> [WORK INSTRUCTION]:
Transcribe each entry. Change nothing.

> [Collected data entries]:
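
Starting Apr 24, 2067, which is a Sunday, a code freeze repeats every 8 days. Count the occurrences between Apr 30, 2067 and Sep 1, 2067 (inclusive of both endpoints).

16

Occurrences land 8·i days after Apr 24, 2067 for i = 0, 1, 2, …
Apr 30, 2067 is 6 days after the start; 6 ÷ 8 = 0 remainder 6; since the remainder is 6, round up to i = 1. First occurrence in the window: #2 on May 2, 2067 (1×8 = 8 days in).
Sep 1, 2067 is 130 days after the start; 130 ÷ 8 = 16 remainder 2. Last occurrence in the window: #17 on Aug 30, 2067.
Occurrences #2 through #17: 16 in total.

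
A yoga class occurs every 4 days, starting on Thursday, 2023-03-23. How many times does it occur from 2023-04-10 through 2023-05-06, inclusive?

7

Occurrences land 4·i days after 2023-03-23 for i = 0, 1, 2, …
2023-04-10 is 18 days after the start; 18 ÷ 4 = 4 remainder 2; since the remainder is 2, round up to i = 5. First occurrence in the window: #6 on 2023-04-12 (5×4 = 20 days in).
2023-05-06 is 44 days after the start; 44 ÷ 4 = 11 remainder 0. Last occurrence in the window: #12 on 2023-05-06.
Occurrences #6 through #12: 7 in total.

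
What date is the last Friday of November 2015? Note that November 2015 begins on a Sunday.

27 November 2015

November 2015 begins on a Sunday, so the first Friday is November 6 (5 days later).
November 2015 has 30 days. Adding weeks: 6, 13, 20, 27 — the last one ≤ 30 is the 27th.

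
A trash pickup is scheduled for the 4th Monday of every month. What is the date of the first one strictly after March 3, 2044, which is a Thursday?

March 28, 2044

March 2044 starts on a Tuesday; its first Monday is the 7th, so the 4th Monday is the 28th — March 28, 2044.
March 28, 2044 is after March 3, 2044, so that is the next one.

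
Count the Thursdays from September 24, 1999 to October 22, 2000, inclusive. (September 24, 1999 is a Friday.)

September 24, 1999 is a Friday; the first Thursday on or after it is September 30, 1999 (6 days later).
From September 30, 1999 to October 22, 2000: 92 + 296 = 388 days (rest of 1999, to October 22, 2000 in 2000).
388 ÷ 7 = 55 full weeks with remainder 3, so 55 more Thursdays after the first → 56.

56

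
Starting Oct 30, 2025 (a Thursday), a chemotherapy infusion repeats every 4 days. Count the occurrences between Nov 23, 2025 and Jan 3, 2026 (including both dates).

11

Occurrences land 4·i days after Oct 30, 2025 for i = 0, 1, 2, …
Nov 23, 2025 is 24 days after the start; 24 ÷ 4 = 6 remainder 0. First occurrence in the window: #7 on Nov 23, 2025 (6×4 = 24 days in).
Jan 3, 2026 is 65 days after the start; 65 ÷ 4 = 16 remainder 1. Last occurrence in the window: #17 on Jan 2, 2026.
Occurrences #7 through #17: 11 in total.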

> [EXERCISE ANSWER]:
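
Starting Apr 24, 2067, which is a Sunday, a code freeze repeats every 8 days. Count the occurrences between Apr 30, 2067 and Sep 1, 2067 (inclusive of both endpoints).

16

Occurrences land 8·i days after Apr 24, 2067 for i = 0, 1, 2, …
Apr 30, 2067 is 6 days after the start; 6 ÷ 8 = 0 remainder 6; since the remainder is 6, round up to i = 1. First occurrence in the window: #2 on May 2, 2067 (1×8 = 8 days in).
Sep 1, 2067 is 130 days after the start; 130 ÷ 8 = 16 remainder 2. Last occurrence in the window: #17 on Aug 30, 2067.
Occurrences #2 through #17: 16 in total.

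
A yoga class occurs every 4 days, starting on Thursday, 2023-03-23. How many times does it occur from 2023-04-10 through 2023-05-06, inclusive?

7

Occurrences land 4·i days after 2023-03-23 for i = 0, 1, 2, …
2023-04-10 is 18 days after the start; 18 ÷ 4 = 4 remainder 2; since the remainder is 2, round up to i = 5. First occurrence in the window: #6 on 2023-04-12 (5×4 = 20 days in).
2023-05-06 is 44 days after the start; 44 ÷ 4 = 11 remainder 0. Last occurrence in the window: #12 on 2023-05-06.
Occurrences #6 through #12: 7 in total.

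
What date is the last Friday of November 2015? Note that November 2015 begins on a Sunday.

27 November 2015

November 2015 begins on a Sunday, so the first Friday is November 6 (5 days later).
November 2015 has 30 days. Adding weeks: 6, 13, 20, 27 — the last one ≤ 30 is the 27th.

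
A trash pickup is scheduled for the 4th Monday of every month. What is the date of the first one strictly after March 3, 2044, which is a Thursday?

March 28, 2044

March 2044 starts on a Tuesday; its first Monday is the 7th, so the 4th Monday is the 28th — March 28, 2044.
March 28, 2044 is after March 3, 2044, so that is the next one.

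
Count the Thursdays from September 24, 1999 to October 22, 2000, inclusive. (September 24, 1999 is a Friday.)

September 24, 1999 is a Friday; the first Thursday on or after it is September 30, 1999 (6 days later).
From September 30, 1999 to October 22, 2000: 92 + 296 = 388 days (rest of 1999, to October 22, 2000 in 2000).
388 ÷ 7 = 55 full weeks with remainder 3, so 55 more Thursdays after the first → 56.

56

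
Starting Oct 30, 2025 (a Thursday), a chemotherapy infusion repeats every 4 days. Count the occurrences between Nov 23, 2025 and Jan 3, 2026 (including both dates).

11

Occurrences land 4·i days after Oct 30, 2025 for i = 0, 1, 2, …
Nov 23, 2025 is 24 days after the start; 24 ÷ 4 = 6 remainder 0. First occurrence in the window: #7 on Nov 23, 2025 (6×4 = 24 days in).
Jan 3, 2026 is 65 days after the start; 65 ÷ 4 = 16 remainder 1. Last occurrence in the window: #17 on Jan 2, 2026.
Occurrences #7 through #17: 11 in total.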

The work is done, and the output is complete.